REQUIRED WORK: Filter these entries so that only lines with the word "tempo" remain.

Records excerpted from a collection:
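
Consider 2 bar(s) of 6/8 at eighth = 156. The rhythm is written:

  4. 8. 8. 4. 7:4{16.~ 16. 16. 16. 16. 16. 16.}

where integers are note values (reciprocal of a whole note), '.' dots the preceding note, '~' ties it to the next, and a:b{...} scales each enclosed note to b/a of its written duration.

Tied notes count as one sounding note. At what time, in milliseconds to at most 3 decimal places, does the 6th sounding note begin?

1. 0.0ms @ 0 + 1153.846ms (3)
2. 1153.846ms @ 3 + 576.923ms (3/2)
3. 1730.769ms @ 9/2 + 576.923ms (3/2)
4. 2307.692ms @ 6 + 1153.846ms (3)
5. 3461.538ms @ 9 + 329.67ms (6/7)
6. 3791.209ms @ 69/7 + 164.835ms (3/7)
7. 3956.044ms @ 72/7 + 164.835ms (3/7)
8. 4120.879ms @ 75/7 + 164.835ms (3/7)
9. 4285.714ms @ 78/7 + 164.835ms (3/7)
10. 4450.549ms @ 81/7 + 164.835ms (3/7)

note 6 onset = 69/7b = 3791.209ms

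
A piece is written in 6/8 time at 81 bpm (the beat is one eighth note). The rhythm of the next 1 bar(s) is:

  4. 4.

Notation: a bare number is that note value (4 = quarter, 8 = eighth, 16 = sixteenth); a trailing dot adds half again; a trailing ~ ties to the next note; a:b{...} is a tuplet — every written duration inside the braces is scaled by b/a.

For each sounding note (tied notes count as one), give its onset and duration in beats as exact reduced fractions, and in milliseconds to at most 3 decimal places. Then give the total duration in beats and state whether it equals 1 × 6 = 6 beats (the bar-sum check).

1) 0.0ms=0b +2222.222ms=3b
2) 2222.222ms=3b +2222.222ms=3b
Σ=6b of 6 (81bpm 6/8) — PASS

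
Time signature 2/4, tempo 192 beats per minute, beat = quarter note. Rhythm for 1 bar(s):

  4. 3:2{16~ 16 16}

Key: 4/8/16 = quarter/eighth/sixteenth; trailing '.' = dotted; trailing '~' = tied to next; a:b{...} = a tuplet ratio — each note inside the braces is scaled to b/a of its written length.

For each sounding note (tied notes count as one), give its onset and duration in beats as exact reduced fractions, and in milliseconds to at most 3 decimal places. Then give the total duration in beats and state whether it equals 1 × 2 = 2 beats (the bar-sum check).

1) 0.0ms=0b +468.75ms=3/2b
2) 468.75ms=3/2b +104.167ms=1/3b
3) 572.917ms=11/6b +52.083ms=1/6b
Σ=2b of 2 (192bpm 2/4) — PASS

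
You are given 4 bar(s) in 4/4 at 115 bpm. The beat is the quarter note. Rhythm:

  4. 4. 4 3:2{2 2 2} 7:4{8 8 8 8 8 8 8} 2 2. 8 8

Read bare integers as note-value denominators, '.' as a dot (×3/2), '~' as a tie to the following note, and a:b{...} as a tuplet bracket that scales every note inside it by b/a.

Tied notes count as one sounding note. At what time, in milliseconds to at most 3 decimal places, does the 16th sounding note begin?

note 16 onset = 15b = 7826.087ms

1. 0.0ms @ 0 + 782.609ms (3/2)
2. 782.609ms @ 3/2 + 782.609ms (3/2)
3. 1565.217ms @ 3 + 521.739ms (1)
4. 2086.957ms @ 4 + 695.652ms (4/3)
5. 2782.609ms @ 16/3 + 695.652ms (4/3)
6. 3478.261ms @ 20/3 + 695.652ms (4/3)
7. 4173.913ms @ 8 + 149.068ms (2/7)
8. 4322.981ms @ 58/7 + 149.068ms (2/7)
9. 4472.05ms @ 60/7 + 149.068ms (2/7)
10. 4621.118ms @ 62/7 + 149.068ms (2/7)
11. 4770.186ms @ 64/7 + 149.068ms (2/7)
12. 4919.255ms @ 66/7 + 149.068ms (2/7)
13. 5068.323ms @ 68/7 + 149.068ms (2/7)
14. 5217.391ms @ 10 + 1043.478ms (2)
15. 6260.87ms @ 12 + 1565.217ms (3)
16. 7826.087ms @ 15 + 260.87ms (1/2)
17. 8086.957ms @ 31/2 + 260.87ms (1/2)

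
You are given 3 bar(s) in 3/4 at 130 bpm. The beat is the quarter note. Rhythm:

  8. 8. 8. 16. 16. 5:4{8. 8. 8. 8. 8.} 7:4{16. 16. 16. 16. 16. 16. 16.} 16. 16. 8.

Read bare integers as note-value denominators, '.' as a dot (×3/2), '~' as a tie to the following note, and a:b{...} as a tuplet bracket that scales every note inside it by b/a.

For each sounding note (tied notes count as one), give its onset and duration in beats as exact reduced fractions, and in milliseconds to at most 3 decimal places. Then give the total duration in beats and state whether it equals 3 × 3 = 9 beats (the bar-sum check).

1) 0.0ms=0b +346.154ms=3/4b
2) 346.154ms=3/4b +346.154ms=3/4b
3) 692.308ms=3/2b +346.154ms=3/4b
4) 1038.462ms=9/4b +173.077ms=3/8b
5) 1211.538ms=21/8b +173.077ms=3/8b
6) 1384.615ms=3b +276.923ms=3/5b
7) 1661.538ms=18/5b +276.923ms=3/5b
8) 1938.462ms=21/5b +276.923ms=3/5b
9) 2215.385ms=24/5b +276.923ms=3/5b
10) 2492.308ms=27/5b +276.923ms=3/5b
11) 2769.231ms=6b +98.901ms=3/14b
12) 2868.132ms=87/14b +98.901ms=3/14b
13) 2967.033ms=45/7b +98.901ms=3/14b
14) 3065.934ms=93/14b +98.901ms=3/14b
15) 3164.835ms=48/7b +98.901ms=3/14b
16) 3263.736ms=99/14b +98.901ms=3/14b
17) 3362.637ms=51/7b +98.901ms=3/14b
18) 3461.538ms=15/2b +173.077ms=3/8b
19) 3634.615ms=63/8b +173.077ms=3/8b
20) 3807.692ms=33/4b +346.154ms=3/4b
Σ=9b of 9 (130bpm 3/4) — PASS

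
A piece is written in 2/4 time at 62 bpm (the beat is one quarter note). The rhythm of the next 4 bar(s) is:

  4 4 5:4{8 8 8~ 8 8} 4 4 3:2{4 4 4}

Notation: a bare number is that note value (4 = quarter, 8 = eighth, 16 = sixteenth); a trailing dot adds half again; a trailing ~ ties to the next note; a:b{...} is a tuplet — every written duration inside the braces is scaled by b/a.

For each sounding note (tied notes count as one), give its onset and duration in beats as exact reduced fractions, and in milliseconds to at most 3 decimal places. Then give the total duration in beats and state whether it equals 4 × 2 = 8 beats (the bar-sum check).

1) 0.0ms=0b +967.742ms=1b
2) 967.742ms=1b +967.742ms=1b
3) 1935.484ms=2b +387.097ms=2/5b
4) 2322.581ms=12/5b +387.097ms=2/5b
5) 2709.677ms=14/5b +774.194ms=4/5b
6) 3483.871ms=18/5b +387.097ms=2/5b
7) 3870.968ms=4b +967.742ms=1b
8) 4838.71ms=5b +967.742ms=1b
9) 5806.452ms=6b +645.161ms=2/3b
10) 6451.613ms=20/3b +645.161ms=2/3b
11) 7096.774ms=22/3b +645.161ms=2/3b
Σ=8b of 8 (62bpm 2/4) — PASS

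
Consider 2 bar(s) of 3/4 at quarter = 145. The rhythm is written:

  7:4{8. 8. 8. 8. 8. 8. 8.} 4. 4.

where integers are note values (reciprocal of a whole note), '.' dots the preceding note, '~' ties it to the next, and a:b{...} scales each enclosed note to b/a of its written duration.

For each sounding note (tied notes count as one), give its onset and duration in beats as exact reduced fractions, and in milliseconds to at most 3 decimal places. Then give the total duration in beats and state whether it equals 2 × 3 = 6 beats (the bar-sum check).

1) 0.0ms=0b +177.34ms=3/7b
2) 177.34ms=3/7b +177.34ms=3/7b
3) 354.68ms=6/7b +177.34ms=3/7b
4) 532.02ms=9/7b +177.34ms=3/7b
5) 709.36ms=12/7b +177.34ms=3/7b
6) 886.7ms=15/7b +177.34ms=3/7b
7) 1064.039ms=18/7b +177.34ms=3/7b
8) 1241.379ms=3b +620.69ms=3/2b
9) 1862.069ms=9/2b +620.69ms=3/2b
Σ=6b of 6 (145bpm 3/4) — PASS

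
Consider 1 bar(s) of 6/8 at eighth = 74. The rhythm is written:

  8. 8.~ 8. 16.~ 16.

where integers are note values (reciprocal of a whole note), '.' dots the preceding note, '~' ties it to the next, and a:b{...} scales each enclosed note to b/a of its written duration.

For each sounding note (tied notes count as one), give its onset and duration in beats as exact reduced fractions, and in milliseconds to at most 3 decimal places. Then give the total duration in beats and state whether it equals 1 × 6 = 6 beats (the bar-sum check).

1) 0.0ms=0b +1216.216ms=3/2b
2) 1216.216ms=3/2b +2432.432ms=3b
3) 3648.649ms=9/2b +1216.216ms=3/2b
Σ=6b of 6 (74bpm 6/8) — PASS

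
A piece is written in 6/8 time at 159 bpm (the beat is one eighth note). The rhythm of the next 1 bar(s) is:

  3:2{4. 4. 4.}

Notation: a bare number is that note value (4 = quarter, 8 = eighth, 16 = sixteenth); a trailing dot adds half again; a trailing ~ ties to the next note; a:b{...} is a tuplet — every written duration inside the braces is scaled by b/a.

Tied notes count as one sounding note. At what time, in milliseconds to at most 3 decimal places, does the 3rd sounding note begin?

note 3 onset = 4b = 1509.434ms

1. 0.0ms @ 0 + 754.717ms (2)
2. 754.717ms @ 2 + 754.717ms (2)
3. 1509.434ms @ 4 + 754.717ms (2)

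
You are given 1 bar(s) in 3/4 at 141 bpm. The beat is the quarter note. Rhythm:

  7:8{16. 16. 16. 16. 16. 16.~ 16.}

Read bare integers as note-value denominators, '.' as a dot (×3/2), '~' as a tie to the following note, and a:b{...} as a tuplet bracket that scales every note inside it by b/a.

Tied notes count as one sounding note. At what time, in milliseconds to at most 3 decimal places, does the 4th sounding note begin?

1. 0.0ms @ 0 + 182.371ms (3/7)
2. 182.371ms @ 3/7 + 182.371ms (3/7)
3. 364.742ms @ 6/7 + 182.371ms (3/7)
4. 547.112ms @ 9/7 + 182.371ms (3/7)
5. 729.483ms @ 12/7 + 182.371ms (3/7)
6. 911.854ms @ 15/7 + 364.742ms (6/7)

note 4 onset = 9/7b = 547.112ms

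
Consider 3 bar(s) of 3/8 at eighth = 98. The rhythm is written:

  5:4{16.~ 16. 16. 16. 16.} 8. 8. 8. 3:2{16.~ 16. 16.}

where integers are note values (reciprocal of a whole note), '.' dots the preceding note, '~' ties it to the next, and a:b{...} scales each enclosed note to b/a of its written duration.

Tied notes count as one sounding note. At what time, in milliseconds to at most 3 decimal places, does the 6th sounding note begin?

note 6 onset = 9/2b = 2755.102ms

1. 0.0ms @ 0 + 734.694ms (6/5)
2. 734.694ms @ 6/5 + 367.347ms (3/5)
3. 1102.041ms @ 9/5 + 367.347ms (3/5)
4. 1469.388ms @ 12/5 + 367.347ms (3/5)
5. 1836.735ms @ 3 + 918.367ms (3/2)
6. 2755.102ms @ 9/2 + 918.367ms (3/2)
7. 3673.469ms @ 6 + 918.367ms (3/2)
8. 4591.837ms @ 15/2 + 612.245ms (1)
9. 5204.082ms @ 17/2 + 306.122ms (1/2)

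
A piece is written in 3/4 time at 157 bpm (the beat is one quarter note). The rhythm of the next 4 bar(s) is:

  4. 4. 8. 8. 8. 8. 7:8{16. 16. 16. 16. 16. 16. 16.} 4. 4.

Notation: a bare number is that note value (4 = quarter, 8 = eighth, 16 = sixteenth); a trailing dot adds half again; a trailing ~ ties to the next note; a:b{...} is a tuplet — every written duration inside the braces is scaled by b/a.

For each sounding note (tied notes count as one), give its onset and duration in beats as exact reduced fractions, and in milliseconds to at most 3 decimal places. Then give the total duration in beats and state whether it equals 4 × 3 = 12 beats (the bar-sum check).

1) 0.0ms=0b +573.248ms=3/2b
2) 573.248ms=3/2b +573.248ms=3/2b
3) 1146.497ms=3b +286.624ms=3/4b
4) 1433.121ms=15/4b +286.624ms=3/4b
5) 1719.745ms=9/2b +286.624ms=3/4b
6) 2006.369ms=21/4b +286.624ms=3/4b
7) 2292.994ms=6b +163.785ms=3/7b
8) 2456.779ms=45/7b +163.785ms=3/7b
9) 2620.564ms=48/7b +163.785ms=3/7b
10) 2784.349ms=51/7b +163.785ms=3/7b
11) 2948.135ms=54/7b +163.785ms=3/7b
12) 3111.92ms=57/7b +163.785ms=3/7b
13) 3275.705ms=60/7b +163.785ms=3/7b
14) 3439.49ms=9b +573.248ms=3/2b
15) 4012.739ms=21/2b +573.248ms=3/2b
Σ=12b of 12 (157bpm 3/4) — PASS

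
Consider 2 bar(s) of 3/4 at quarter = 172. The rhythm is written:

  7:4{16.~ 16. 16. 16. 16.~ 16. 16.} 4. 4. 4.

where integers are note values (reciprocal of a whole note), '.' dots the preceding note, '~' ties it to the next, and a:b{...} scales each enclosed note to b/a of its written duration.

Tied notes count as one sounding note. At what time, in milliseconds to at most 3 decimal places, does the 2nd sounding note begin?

1. 0.0ms @ 0 + 149.502ms (3/7)
2. 149.502ms @ 3/7 + 74.751ms (3/14)
3. 224.252ms @ 9/14 + 74.751ms (3/14)
4. 299.003ms @ 6/7 + 149.502ms (3/7)
5. 448.505ms @ 9/7 + 74.751ms (3/14)
6. 523.256ms @ 3/2 + 523.256ms (3/2)
7. 1046.512ms @ 3 + 523.256ms (3/2)
8. 1569.767ms @ 9/2 + 523.256ms (3/2)

note 2 onset = 3/7b = 149.502ms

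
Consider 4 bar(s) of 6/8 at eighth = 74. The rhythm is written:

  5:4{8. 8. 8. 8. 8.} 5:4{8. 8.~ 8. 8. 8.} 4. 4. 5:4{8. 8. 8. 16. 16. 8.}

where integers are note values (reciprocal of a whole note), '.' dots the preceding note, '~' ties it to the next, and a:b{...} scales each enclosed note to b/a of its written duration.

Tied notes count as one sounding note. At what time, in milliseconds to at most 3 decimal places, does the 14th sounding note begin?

note 14 onset = 102/5b = 16540.541ms

1. 0.0ms @ 0 + 972.973ms (6/5)
2. 972.973ms @ 6/5 + 972.973ms (6/5)
3. 1945.946ms @ 12/5 + 972.973ms (6/5)
4. 2918.919ms @ 18/5 + 972.973ms (6/5)
5. 3891.892ms @ 24/5 + 972.973ms (6/5)
6. 4864.865ms @ 6 + 972.973ms (6/5)
7. 5837.838ms @ 36/5 + 1945.946ms (12/5)
8. 7783.784ms @ 48/5 + 972.973ms (6/5)
9. 8756.757ms @ 54/5 + 972.973ms (6/5)
10. 9729.73ms @ 12 + 2432.432ms (3)
11. 12162.162ms @ 15 + 2432.432ms (3)
12. 14594.595ms @ 18 + 972.973ms (6/5)
13. 15567.568ms @ 96/5 + 972.973ms (6/5)
14. 16540.541ms @ 102/5 + 972.973ms (6/5)
15. 17513.514ms @ 108/5 + 486.486ms (3/5)
16. 18000.0ms @ 111/5 + 486.486ms (3/5)
17. 18486.486ms @ 114/5 + 972.973ms (6/5)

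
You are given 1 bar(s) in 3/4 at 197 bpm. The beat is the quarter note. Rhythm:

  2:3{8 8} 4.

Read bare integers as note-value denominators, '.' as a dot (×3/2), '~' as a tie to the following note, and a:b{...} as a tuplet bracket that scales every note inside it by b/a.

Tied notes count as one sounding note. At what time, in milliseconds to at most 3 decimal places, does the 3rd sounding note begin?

note 3 onset = 3/2b = 456.853ms

1. 0.0ms @ 0 + 228.426ms (3/4)
2. 228.426ms @ 3/4 + 228.426ms (3/4)
3. 456.853ms @ 3/2 + 456.853ms (3/2)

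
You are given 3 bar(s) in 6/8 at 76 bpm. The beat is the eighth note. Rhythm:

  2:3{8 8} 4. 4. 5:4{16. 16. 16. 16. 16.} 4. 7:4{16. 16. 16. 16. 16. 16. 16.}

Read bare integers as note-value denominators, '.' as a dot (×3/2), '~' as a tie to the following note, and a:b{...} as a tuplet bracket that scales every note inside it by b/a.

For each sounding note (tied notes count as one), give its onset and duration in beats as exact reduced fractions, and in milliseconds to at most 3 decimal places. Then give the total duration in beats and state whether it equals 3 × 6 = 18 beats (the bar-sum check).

1) 0.0ms=0b +1184.211ms=3/2b
2) 1184.211ms=3/2b +1184.211ms=3/2b
3) 2368.421ms=3b +2368.421ms=3b
4) 4736.842ms=6b +2368.421ms=3b
5) 7105.263ms=9b +473.684ms=3/5b
6) 7578.947ms=48/5b +473.684ms=3/5b
7) 8052.632ms=51/5b +473.684ms=3/5b
8) 8526.316ms=54/5b +473.684ms=3/5b
9) 9000.0ms=57/5b +473.684ms=3/5b
10) 9473.684ms=12b +2368.421ms=3b
11) 11842.105ms=15b +338.346ms=3/7b
12) 12180.451ms=108/7b +338.346ms=3/7b
13) 12518.797ms=111/7b +338.346ms=3/7b
14) 12857.143ms=114/7b +338.346ms=3/7b
15) 13195.489ms=117/7b +338.346ms=3/7b
16) 13533.835ms=120/7b +338.346ms=3/7b
17) 13872.18ms=123/7b +338.346ms=3/7b
Σ=18b of 18 (76bpm 6/8) — PASS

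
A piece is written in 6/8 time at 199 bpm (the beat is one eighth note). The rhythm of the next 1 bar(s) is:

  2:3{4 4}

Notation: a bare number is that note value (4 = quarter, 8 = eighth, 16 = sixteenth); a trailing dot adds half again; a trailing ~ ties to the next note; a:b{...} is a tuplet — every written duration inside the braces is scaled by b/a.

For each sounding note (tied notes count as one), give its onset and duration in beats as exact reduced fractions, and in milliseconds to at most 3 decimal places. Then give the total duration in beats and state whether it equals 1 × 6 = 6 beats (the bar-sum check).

1) 0.0ms=0b +904.523ms=3b
2) 904.523ms=3b +904.523ms=3b
Σ=6b of 6 (199bpm 6/8) — PASS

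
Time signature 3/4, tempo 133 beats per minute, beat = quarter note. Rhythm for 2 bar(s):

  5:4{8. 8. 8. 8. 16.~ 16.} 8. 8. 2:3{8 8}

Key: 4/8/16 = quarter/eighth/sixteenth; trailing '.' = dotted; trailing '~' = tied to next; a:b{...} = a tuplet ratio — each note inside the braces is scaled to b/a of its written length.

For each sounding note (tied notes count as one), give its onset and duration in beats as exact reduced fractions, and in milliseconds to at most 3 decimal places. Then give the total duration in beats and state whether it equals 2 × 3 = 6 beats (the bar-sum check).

1) 0.0ms=0b +270.677ms=3/5b
2) 270.677ms=3/5b +270.677ms=3/5b
3) 541.353ms=6/5b +270.677ms=3/5b
4) 812.03ms=9/5b +270.677ms=3/5b
5) 1082.707ms=12/5b +270.677ms=3/5b
6) 1353.383ms=3b +338.346ms=3/4b
7) 1691.729ms=15/4b +338.346ms=3/4b
8) 2030.075ms=9/2b +338.346ms=3/4b
9) 2368.421ms=21/4b +338.346ms=3/4b
Σ=6b of 6 (133bpm 3/4) — PASS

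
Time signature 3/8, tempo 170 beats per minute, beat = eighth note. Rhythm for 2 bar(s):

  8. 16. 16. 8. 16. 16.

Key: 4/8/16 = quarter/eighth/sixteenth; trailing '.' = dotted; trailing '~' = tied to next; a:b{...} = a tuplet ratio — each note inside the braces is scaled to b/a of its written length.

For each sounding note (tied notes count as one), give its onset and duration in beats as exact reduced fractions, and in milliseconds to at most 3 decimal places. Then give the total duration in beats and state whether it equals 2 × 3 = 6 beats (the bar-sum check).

1) 0.0ms=0b +529.412ms=3/2b
2) 529.412ms=3/2b +264.706ms=3/4b
3) 794.118ms=9/4b +264.706ms=3/4b
4) 1058.824ms=3b +529.412ms=3/2b
5) 1588.235ms=9/2b +264.706ms=3/4b
6) 1852.941ms=21/4b +264.706ms=3/4b
Σ=6b of 6 (170bpm 3/8) — PASS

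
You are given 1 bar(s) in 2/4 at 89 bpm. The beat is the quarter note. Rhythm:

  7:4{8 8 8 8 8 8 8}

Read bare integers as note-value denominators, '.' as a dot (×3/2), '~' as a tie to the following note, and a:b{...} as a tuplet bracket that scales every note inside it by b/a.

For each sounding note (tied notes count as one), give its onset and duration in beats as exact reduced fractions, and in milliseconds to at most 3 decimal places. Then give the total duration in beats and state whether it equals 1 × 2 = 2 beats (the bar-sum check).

1) 0.0ms=0b +192.616ms=2/7b
2) 192.616ms=2/7b +192.616ms=2/7b
3) 385.233ms=4/7b +192.616ms=2/7b
4) 577.849ms=6/7b +192.616ms=2/7b
5) 770.465ms=8/7b +192.616ms=2/7b
6) 963.082ms=10/7b +192.616ms=2/7b
7) 1155.698ms=12/7b +192.616ms=2/7b
Σ=2b of 2 (89bpm 2/4) — PASS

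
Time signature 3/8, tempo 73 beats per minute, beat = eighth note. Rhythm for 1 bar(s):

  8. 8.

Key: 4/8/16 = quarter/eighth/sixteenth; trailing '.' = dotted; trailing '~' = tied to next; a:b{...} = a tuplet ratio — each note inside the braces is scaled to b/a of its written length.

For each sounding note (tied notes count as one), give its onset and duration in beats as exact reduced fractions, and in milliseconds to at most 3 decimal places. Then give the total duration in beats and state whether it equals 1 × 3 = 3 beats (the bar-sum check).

1) 0.0ms=0b +1232.877ms=3/2b
2) 1232.877ms=3/2b +1232.877ms=3/2b
Σ=3b of 3 (73bpm 3/8) — PASS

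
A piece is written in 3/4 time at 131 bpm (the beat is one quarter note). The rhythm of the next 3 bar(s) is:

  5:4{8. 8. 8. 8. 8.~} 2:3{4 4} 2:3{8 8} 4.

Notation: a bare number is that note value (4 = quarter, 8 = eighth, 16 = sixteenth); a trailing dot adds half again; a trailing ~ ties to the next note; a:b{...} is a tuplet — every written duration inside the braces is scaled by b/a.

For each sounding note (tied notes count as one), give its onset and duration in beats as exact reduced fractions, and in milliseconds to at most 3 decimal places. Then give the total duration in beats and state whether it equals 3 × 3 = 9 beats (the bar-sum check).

1) 0.0ms=0b +274.809ms=3/5b
2) 274.809ms=3/5b +274.809ms=3/5b
3) 549.618ms=6/5b +274.809ms=3/5b
4) 824.427ms=9/5b +274.809ms=3/5b
5) 1099.237ms=12/5b +961.832ms=21/10b
6) 2061.069ms=9/2b +687.023ms=3/2b
7) 2748.092ms=6b +343.511ms=3/4b
8) 3091.603ms=27/4b +343.511ms=3/4b
9) 3435.115ms=15/2b +687.023ms=3/2b
Σ=9b of 9 (131bpm 3/4) — PASS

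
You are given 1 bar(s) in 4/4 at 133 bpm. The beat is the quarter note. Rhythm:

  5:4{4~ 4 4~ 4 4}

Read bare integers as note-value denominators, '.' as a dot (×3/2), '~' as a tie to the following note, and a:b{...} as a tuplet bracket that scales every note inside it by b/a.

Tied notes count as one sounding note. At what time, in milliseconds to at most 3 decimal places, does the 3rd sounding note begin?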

OUTPUT OF THE TASK:
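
Time signature 2/4, tempo 192 beats per minute, beat = quarter note. Rhythm for 1 bar(s):
Time signature 3/4, tempo 133 beats per minute, beat = quarter note. Rhythm for 2 bar(s):
Time signature 3/8, tempo 170 beats per minute, beat = eighth note. Rhythm for 2 bar(s):
Time signature 3/8, tempo 73 beats per minute, beat = eighth note. Rhythm for 1 bar(s):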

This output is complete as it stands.